╭──

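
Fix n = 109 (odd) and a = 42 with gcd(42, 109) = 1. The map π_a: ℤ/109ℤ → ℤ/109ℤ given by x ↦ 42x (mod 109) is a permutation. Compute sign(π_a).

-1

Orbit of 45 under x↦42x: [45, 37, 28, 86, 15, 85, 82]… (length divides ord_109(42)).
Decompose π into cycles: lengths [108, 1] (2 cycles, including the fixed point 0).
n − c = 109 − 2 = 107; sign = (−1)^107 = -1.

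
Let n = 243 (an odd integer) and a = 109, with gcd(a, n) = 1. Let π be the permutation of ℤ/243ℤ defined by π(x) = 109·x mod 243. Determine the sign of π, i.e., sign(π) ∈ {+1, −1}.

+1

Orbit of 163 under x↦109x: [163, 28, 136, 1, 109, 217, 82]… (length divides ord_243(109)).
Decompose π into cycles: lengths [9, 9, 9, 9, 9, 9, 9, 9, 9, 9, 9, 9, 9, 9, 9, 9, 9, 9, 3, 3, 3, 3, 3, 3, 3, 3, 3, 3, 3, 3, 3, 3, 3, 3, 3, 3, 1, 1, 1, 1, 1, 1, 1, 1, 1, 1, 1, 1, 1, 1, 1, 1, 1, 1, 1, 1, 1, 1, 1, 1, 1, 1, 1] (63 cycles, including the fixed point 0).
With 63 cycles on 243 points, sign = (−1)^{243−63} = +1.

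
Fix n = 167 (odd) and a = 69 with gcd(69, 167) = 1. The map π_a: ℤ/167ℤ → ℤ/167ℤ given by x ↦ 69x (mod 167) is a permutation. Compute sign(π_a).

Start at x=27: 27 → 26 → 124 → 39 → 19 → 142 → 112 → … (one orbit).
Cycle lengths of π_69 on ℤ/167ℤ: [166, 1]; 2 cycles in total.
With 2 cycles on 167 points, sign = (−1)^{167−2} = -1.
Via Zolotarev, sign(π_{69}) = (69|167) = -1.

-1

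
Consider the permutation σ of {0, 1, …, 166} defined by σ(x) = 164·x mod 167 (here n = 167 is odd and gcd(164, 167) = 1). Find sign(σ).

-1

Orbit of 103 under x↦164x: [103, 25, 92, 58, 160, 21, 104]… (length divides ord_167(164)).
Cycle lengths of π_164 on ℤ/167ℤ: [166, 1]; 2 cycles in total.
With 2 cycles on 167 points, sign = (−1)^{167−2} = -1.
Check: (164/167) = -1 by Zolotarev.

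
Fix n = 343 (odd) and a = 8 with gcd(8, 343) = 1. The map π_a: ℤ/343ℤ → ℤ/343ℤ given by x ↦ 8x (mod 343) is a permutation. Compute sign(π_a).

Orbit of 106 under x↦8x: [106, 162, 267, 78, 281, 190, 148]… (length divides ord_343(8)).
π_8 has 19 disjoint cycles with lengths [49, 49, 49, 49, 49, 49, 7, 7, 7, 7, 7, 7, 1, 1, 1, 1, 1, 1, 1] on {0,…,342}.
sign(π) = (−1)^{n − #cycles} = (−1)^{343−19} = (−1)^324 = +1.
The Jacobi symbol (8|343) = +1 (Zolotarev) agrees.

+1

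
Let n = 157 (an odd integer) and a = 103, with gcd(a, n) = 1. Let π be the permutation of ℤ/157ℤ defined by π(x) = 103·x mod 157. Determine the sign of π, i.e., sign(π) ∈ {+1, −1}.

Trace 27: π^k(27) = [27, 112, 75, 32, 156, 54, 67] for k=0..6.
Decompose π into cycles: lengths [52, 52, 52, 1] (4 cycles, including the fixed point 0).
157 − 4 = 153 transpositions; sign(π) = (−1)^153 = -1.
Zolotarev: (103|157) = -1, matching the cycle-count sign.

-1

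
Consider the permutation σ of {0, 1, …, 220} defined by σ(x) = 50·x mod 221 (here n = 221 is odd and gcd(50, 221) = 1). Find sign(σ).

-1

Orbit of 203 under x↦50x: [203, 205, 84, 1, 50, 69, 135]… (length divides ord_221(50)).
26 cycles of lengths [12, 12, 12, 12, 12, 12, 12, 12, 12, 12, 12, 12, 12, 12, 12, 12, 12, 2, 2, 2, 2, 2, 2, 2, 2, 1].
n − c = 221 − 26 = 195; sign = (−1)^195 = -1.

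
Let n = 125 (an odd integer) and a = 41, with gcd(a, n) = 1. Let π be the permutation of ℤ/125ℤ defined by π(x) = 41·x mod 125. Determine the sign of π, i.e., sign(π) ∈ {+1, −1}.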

╰──
╭──

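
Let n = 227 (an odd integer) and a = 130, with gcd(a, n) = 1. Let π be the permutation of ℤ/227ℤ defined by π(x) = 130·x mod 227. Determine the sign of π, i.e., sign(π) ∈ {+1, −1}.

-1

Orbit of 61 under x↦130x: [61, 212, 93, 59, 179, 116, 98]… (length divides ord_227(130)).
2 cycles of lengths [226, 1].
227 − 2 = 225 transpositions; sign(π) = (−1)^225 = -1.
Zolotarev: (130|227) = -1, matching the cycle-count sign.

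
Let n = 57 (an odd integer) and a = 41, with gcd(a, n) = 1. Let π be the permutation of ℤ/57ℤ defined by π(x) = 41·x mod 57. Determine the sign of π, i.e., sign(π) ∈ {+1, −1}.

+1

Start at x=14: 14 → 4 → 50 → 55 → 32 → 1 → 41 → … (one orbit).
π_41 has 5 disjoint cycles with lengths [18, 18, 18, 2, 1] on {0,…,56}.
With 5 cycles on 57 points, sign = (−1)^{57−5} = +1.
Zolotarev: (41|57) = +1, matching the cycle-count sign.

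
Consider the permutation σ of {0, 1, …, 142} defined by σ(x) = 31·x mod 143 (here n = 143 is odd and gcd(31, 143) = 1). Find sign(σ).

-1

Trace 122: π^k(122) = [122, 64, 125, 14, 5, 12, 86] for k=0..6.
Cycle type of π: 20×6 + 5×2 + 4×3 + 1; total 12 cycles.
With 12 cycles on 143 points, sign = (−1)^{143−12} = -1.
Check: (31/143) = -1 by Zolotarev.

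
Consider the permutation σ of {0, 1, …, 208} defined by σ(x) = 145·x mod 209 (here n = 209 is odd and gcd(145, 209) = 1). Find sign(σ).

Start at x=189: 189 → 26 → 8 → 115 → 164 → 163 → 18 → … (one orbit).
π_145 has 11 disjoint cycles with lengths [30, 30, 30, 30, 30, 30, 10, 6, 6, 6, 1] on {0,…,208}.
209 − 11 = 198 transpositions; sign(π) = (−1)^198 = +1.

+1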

╰──
╭──

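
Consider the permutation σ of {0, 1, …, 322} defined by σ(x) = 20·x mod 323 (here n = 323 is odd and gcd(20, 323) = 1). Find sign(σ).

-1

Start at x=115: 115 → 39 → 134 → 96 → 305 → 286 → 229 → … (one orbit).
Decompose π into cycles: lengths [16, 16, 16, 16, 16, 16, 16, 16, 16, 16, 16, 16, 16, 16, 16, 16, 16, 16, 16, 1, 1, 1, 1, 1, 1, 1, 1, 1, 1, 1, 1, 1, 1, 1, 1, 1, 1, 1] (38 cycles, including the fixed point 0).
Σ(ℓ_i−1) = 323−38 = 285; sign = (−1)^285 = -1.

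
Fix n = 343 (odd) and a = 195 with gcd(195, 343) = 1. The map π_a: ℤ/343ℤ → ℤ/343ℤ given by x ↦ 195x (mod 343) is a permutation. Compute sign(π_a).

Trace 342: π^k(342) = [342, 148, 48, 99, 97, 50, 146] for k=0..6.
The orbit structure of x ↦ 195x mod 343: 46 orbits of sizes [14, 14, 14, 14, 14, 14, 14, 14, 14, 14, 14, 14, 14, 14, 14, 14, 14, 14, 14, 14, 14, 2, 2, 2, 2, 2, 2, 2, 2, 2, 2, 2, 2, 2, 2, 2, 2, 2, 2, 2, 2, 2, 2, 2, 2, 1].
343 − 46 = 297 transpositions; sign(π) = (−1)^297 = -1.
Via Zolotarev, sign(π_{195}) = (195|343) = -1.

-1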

╰──

**Problem statement**.
Working from the material above, retype exactly the lines from the one with "Let n = 157" through the one with "Let n = 125", both included, and only those lines.

**Task result**.
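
Let n = 157 (an odd integer) and a = 103, with gcd(a, n) = 1. Let π be the permutation of ℤ/157ℤ defined by π(x) = 103·x mod 157. Determine the sign of π, i.e., sign(π) ∈ {+1, −1}.

Trace 27: π^k(27) = [27, 112, 75, 32, 156, 54, 67] for k=0..6.
Decompose π into cycles: lengths [52, 52, 52, 1] (4 cycles, including the fixed point 0).
157 − 4 = 153 transpositions; sign(π) = (−1)^153 = -1.
Zolotarev: (103|157) = -1, matching the cycle-count sign.

-1

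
Consider the permutation σ of {0, 1, …, 220} defined by σ(x) = 50·x mod 221 (here n = 221 is odd and gcd(50, 221) = 1). Find sign(σ).

-1

Orbit of 203 under x↦50x: [203, 205, 84, 1, 50, 69, 135]… (length divides ord_221(50)).
26 cycles of lengths [12, 12, 12, 12, 12, 12, 12, 12, 12, 12, 12, 12, 12, 12, 12, 12, 12, 2, 2, 2, 2, 2, 2, 2, 2, 1].
n − c = 221 − 26 = 195; sign = (−1)^195 = -1.

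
Let n = 125 (an odd integer) and a = 41, with gcd(a, n) = 1. Let π be the permutation of ℤ/125ℤ defined by π(x) = 41·x mod 125. Determine the sign of π, i.e., sign(π) ∈ {+1, −1}.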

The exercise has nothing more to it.